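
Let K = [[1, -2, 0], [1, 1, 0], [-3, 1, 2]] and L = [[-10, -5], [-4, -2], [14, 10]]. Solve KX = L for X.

K is on the left of X, so left-multiply by K⁻¹: X = K⁻¹L.
det K = 6, so K⁻¹ = [[1/3, 2/3, 0], [-1/3, 1/3, 0], [2/3, 5/6, 1/2]].
X = K⁻¹L = [[1/3, 2/3, 0], [-1/3, 1/3, 0], [2/3, 5/6, 1/2]] · [[-10, -5], [-4, -2], [14, 10]] = [[-6, -3], [2, 1], [-3, 0]].

X = [[-6, -3], [2, 1], [-3, 0]]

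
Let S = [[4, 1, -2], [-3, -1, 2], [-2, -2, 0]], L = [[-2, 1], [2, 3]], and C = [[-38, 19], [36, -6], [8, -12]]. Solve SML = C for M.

M = [[4, 3], [-1, -2], [-2, 5]]

M = S⁻¹CL⁻¹ (apply S⁻¹ on the left and L⁻¹ on the right).
det S = 4; the adjugate gives S⁻¹ = [[1, 1, 0], [-1, -1, -1/2], [1, 3/2, -1/4]].
det L = -8; the adjugate gives L⁻¹ = [[-3/8, 1/8], [1/4, 1/4]].
S⁻¹C = [[-2, 13], [-2, -7], [14, 13]].
M = (S⁻¹C)L⁻¹ = [[4, 3], [-1, -2], [-2, 5]].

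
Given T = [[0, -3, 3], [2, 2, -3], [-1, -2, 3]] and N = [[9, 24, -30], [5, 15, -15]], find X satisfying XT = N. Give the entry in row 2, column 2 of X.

5

Right-multiplying both sides by T⁻¹ gives X = NT⁻¹.
T has determinant 3; T⁻¹ = [[0, 1, 1], [-1, 1, 2], [-2/3, 1, 2]].
X = NT⁻¹ = [[9, 24, -30], [5, 15, -15]] · [[0, 1, 1], [-1, 1, 2], [-2/3, 1, 2]] = [[-4, 3, -3], [-5, 5, 5]].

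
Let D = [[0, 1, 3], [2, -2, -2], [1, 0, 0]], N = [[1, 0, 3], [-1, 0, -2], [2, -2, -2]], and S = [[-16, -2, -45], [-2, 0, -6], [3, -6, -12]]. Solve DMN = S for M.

Isolating M: multiply by D⁻¹ from the left and N⁻¹ from the right, so M = D⁻¹SN⁻¹.
det D = 4; the adjugate gives D⁻¹ = [[0, 0, 1], [-1/2, -3/4, 3/2], [1/2, 1/4, -1/2]].
det N = 2, so N⁻¹ = [[-2, -3, 0], [-3, -4, -1/2], [1, 1, 0]].
D⁻¹S = [[3, -6, -12], [14, -8, 9], [-10, 2, -18]].
M = (D⁻¹S)N⁻¹ = [[0, 3, 3], [5, -1, 4], [-4, 4, -1]].

M = [[0, 3, 3], [5, -1, 4], [-4, 4, -1]]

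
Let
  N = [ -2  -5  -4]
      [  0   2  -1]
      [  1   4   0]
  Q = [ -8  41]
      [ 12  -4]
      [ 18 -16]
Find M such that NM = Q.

N is on the left of M, so left-multiply by N⁻¹: M = N⁻¹Q.
det N = 5, so N⁻¹ = [[4/5, -16/5, 13/5], [-1/5, 4/5, -2/5], [-2/5, 3/5, -4/5]].
M = N⁻¹Q = [[4/5, -16/5, 13/5], [-1/5, 4/5, -2/5], [-2/5, 3/5, -4/5]] · [[-8, 41], [12, -4], [18, -16]] = [[2, 4], [4, -5], [-4, -6]].

M = [[2, 4], [4, -5], [-4, -6]]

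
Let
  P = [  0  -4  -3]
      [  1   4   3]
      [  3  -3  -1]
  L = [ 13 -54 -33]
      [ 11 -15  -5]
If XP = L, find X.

P is on the right of X, so right-multiply by P⁻¹: X = LP⁻¹.
det P = 5, so P⁻¹ = [[1, 1, 0], [2, 9/5, -3/5], [-3, -12/5, 4/5]].
X = LP⁻¹ = [[13, -54, -33], [11, -15, -5]] · [[1, 1, 0], [2, 9/5, -3/5], [-3, -12/5, 4/5]] = [[4, -5, 6], [-4, -4, 5]].

X = [[4, -5, 6], [-4, -4, 5]]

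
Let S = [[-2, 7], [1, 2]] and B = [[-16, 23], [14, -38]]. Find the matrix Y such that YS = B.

Y = [[5, -6], [-6, 2]]

Right-multiplying both sides by S⁻¹ gives Y = BS⁻¹.
det S = -11, so S⁻¹ = [[-2/11, 7/11], [1/11, 2/11]].
Y = BS⁻¹ = [[-16, 23], [14, -38]] · [[-2/11, 7/11], [1/11, 2/11]] = [[5, -6], [-6, 2]].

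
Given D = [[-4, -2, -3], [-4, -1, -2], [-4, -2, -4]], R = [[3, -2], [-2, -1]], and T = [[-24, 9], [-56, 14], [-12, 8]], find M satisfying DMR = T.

M = D⁻¹TR⁻¹ (apply D⁻¹ on the left and R⁻¹ on the right).
D has determinant 4; D⁻¹ = [[0, -1/2, 1/4], [-2, 1, 1], [1, 0, -1]].
R has determinant -7; R⁻¹ = [[1/7, -2/7], [-2/7, -3/7]].
D⁻¹T = [[25, -5], [-20, 4], [-12, 1]].
M = (D⁻¹T)R⁻¹ = [[5, -5], [-4, 4], [-2, 3]].

M = [[5, -5], [-4, 4], [-2, 3]]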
##########
**WHAT THE EXERCISE ASKS**
So that nothing is lost, restate all the material word for word.

**ANSWER BOX**
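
Let K = [[1, -2, 0], [1, 1, 0], [-3, 1, 2]] and L = [[-10, -5], [-4, -2], [14, 10]]. Solve KX = L for X.

K is on the left of X, so left-multiply by K⁻¹: X = K⁻¹L.
det K = 6, so K⁻¹ = [[1/3, 2/3, 0], [-1/3, 1/3, 0], [2/3, 5/6, 1/2]].
X = K⁻¹L = [[1/3, 2/3, 0], [-1/3, 1/3, 0], [2/3, 5/6, 1/2]] · [[-10, -5], [-4, -2], [14, 10]] = [[-6, -3], [2, 1], [-3, 0]].

X = [[-6, -3], [2, 1], [-3, 0]]

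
Let S = [[4, 1, -2], [-3, -1, 2], [-2, -2, 0]], L = [[-2, 1], [2, 3]], and C = [[-38, 19], [36, -6], [8, -12]]. Solve SML = C for M.

M = [[4, 3], [-1, -2], [-2, 5]]

M = S⁻¹CL⁻¹ (apply S⁻¹ on the left and L⁻¹ on the right).
det S = 4; the adjugate gives S⁻¹ = [[1, 1, 0], [-1, -1, -1/2], [1, 3/2, -1/4]].
det L = -8; the adjugate gives L⁻¹ = [[-3/8, 1/8], [1/4, 1/4]].
S⁻¹C = [[-2, 13], [-2, -7], [14, 13]].
M = (S⁻¹C)L⁻¹ = [[4, 3], [-1, -2], [-2, 5]].

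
Given T = [[0, -3, 3], [2, 2, -3], [-1, -2, 3]] and N = [[9, 24, -30], [5, 15, -15]], find X satisfying XT = N. Give the entry in row 2, column 2 of X.

5

Right-multiplying both sides by T⁻¹ gives X = NT⁻¹.
T has determinant 3; T⁻¹ = [[0, 1, 1], [-1, 1, 2], [-2/3, 1, 2]].
X = NT⁻¹ = [[9, 24, -30], [5, 15, -15]] · [[0, 1, 1], [-1, 1, 2], [-2/3, 1, 2]] = [[-4, 3, -3], [-5, 5, 5]].

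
Let D = [[0, 1, 3], [2, -2, -2], [1, 0, 0]], N = [[1, 0, 3], [-1, 0, -2], [2, -2, -2]], and S = [[-16, -2, -45], [-2, 0, -6], [3, -6, -12]]. Solve DMN = S for M.

Isolating M: multiply by D⁻¹ from the left and N⁻¹ from the right, so M = D⁻¹SN⁻¹.
det D = 4; the adjugate gives D⁻¹ = [[0, 0, 1], [-1/2, -3/4, 3/2], [1/2, 1/4, -1/2]].
det N = 2, so N⁻¹ = [[-2, -3, 0], [-3, -4, -1/2], [1, 1, 0]].
D⁻¹S = [[3, -6, -12], [14, -8, 9], [-10, 2, -18]].
M = (D⁻¹S)N⁻¹ = [[0, 3, 3], [5, -1, 4], [-4, 4, -1]].

M = [[0, 3, 3], [5, -1, 4], [-4, 4, -1]]

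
Let
  N = [ -2  -5  -4]
      [  0   2  -1]
      [  1   4   0]
  Q = [ -8  41]
      [ 12  -4]
      [ 18 -16]
Find M such that NM = Q.

N is on the left of M, so left-multiply by N⁻¹: M = N⁻¹Q.
det N = 5, so N⁻¹ = [[4/5, -16/5, 13/5], [-1/5, 4/5, -2/5], [-2/5, 3/5, -4/5]].
M = N⁻¹Q = [[4/5, -16/5, 13/5], [-1/5, 4/5, -2/5], [-2/5, 3/5, -4/5]] · [[-8, 41], [12, -4], [18, -16]] = [[2, 4], [4, -5], [-4, -6]].

M = [[2, 4], [4, -5], [-4, -6]]

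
Let
  P = [  0  -4  -3]
      [  1   4   3]
      [  3  -3  -1]
  L = [ 13 -54 -33]
      [ 11 -15  -5]
If XP = L, find X.

P is on the right of X, so right-multiply by P⁻¹: X = LP⁻¹.
det P = 5, so P⁻¹ = [[1, 1, 0], [2, 9/5, -3/5], [-3, -12/5, 4/5]].
X = LP⁻¹ = [[13, -54, -33], [11, -15, -5]] · [[1, 1, 0], [2, 9/5, -3/5], [-3, -12/5, 4/5]] = [[4, -5, 6], [-4, -4, 5]].

X = [[4, -5, 6], [-4, -4, 5]]

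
Let S = [[-2, 7], [1, 2]] and B = [[-16, 23], [14, -38]]. Find the matrix Y such that YS = B.

Y = [[5, -6], [-6, 2]]

Right-multiplying both sides by S⁻¹ gives Y = BS⁻¹.
det S = -11, so S⁻¹ = [[-2/11, 7/11], [1/11, 2/11]].
Y = BS⁻¹ = [[-16, 23], [14, -38]] · [[-2/11, 7/11], [1/11, 2/11]] = [[5, -6], [-6, 2]].

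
Given D = [[-4, -2, -3], [-4, -1, -2], [-4, -2, -4]], R = [[3, -2], [-2, -1]], and T = [[-24, 9], [-56, 14], [-12, 8]], find M satisfying DMR = T.

M = D⁻¹TR⁻¹ (apply D⁻¹ on the left and R⁻¹ on the right).
D has determinant 4; D⁻¹ = [[0, -1/2, 1/4], [-2, 1, 1], [1, 0, -1]].
R has determinant -7; R⁻¹ = [[1/7, -2/7], [-2/7, -3/7]].
D⁻¹T = [[25, -5], [-20, 4], [-12, 1]].
M = (D⁻¹T)R⁻¹ = [[5, -5], [-4, 4], [-2, 3]].

M = [[5, -5], [-4, 4], [-2, 3]]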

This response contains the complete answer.